[What this task involves]: Find and copy each line of the listing below that has the word "payoffs" in it.

[Records supplied]:
━━━━

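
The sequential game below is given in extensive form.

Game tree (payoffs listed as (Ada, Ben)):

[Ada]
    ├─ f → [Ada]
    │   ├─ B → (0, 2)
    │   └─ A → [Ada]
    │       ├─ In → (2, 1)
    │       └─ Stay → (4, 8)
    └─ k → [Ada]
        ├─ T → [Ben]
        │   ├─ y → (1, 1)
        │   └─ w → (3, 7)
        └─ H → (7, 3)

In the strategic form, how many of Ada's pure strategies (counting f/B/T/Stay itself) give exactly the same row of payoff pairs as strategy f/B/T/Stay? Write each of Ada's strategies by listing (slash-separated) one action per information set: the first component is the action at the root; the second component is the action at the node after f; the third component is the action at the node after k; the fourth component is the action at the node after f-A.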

━━━━

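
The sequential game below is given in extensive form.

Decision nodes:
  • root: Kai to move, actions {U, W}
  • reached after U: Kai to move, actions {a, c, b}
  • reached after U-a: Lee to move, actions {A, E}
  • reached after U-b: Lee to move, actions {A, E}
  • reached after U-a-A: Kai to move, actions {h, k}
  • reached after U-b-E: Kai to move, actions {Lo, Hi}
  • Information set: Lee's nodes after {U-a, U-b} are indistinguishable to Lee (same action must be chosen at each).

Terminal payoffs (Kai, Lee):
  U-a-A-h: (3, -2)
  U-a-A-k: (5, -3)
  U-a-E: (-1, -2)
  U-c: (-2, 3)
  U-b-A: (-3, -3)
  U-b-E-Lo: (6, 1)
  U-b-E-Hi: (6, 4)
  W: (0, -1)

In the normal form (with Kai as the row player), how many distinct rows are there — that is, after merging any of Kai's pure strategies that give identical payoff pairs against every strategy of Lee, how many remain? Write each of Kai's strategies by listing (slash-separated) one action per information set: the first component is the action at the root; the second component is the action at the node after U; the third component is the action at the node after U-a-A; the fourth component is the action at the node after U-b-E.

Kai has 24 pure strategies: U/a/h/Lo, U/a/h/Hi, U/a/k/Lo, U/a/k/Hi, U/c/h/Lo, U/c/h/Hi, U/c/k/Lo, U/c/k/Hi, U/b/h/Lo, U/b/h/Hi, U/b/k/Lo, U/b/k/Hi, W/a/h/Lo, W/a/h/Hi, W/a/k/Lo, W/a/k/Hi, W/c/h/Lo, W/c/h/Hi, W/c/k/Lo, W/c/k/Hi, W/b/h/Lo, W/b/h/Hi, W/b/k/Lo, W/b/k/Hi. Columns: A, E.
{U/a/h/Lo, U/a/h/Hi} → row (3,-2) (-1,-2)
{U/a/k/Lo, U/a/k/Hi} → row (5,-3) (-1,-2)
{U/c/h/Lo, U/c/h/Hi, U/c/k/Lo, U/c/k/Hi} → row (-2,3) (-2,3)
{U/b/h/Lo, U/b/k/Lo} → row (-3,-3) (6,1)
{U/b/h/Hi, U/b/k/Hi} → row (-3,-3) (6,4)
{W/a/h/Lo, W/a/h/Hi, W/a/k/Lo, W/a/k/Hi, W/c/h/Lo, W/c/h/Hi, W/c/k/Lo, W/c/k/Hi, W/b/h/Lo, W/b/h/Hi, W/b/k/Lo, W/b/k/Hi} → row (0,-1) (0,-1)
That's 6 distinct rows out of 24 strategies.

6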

━━━━

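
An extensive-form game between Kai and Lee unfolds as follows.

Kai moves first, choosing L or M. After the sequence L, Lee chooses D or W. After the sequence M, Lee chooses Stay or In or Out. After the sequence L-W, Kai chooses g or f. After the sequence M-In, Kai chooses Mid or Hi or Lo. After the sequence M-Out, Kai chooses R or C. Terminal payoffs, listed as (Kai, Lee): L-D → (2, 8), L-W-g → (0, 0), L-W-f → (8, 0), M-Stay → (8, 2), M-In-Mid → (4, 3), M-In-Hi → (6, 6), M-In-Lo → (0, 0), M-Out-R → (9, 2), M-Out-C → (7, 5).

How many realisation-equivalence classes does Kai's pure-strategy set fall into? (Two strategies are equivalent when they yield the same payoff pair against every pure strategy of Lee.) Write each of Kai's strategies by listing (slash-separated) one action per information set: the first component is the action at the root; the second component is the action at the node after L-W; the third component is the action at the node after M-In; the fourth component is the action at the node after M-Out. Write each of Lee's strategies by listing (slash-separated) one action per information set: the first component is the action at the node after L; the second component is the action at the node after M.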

━━━━

[Answer box]:
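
Game tree (payoffs listed as (Ada, Ben)):
Terminal payoffs (Kai, Lee):
Kai moves first, choosing L or M. After the sequence L, Lee chooses D or W. After the sequence M, Lee chooses Stay or In or Out. After the sequence L-W, Kai chooses g or f. After the sequence M-In, Kai chooses Mid or Hi or Lo. After the sequence M-Out, Kai chooses R or C. Terminal payoffs, listed as (Kai, Lee): L-D → (2, 8), L-W-g → (0, 0), L-W-f → (8, 0), M-Stay → (8, 2), M-In-Mid → (4, 3), M-In-Hi → (6, 6), M-In-Lo → (0, 0), M-Out-R → (9, 2), M-Out-C → (7, 5).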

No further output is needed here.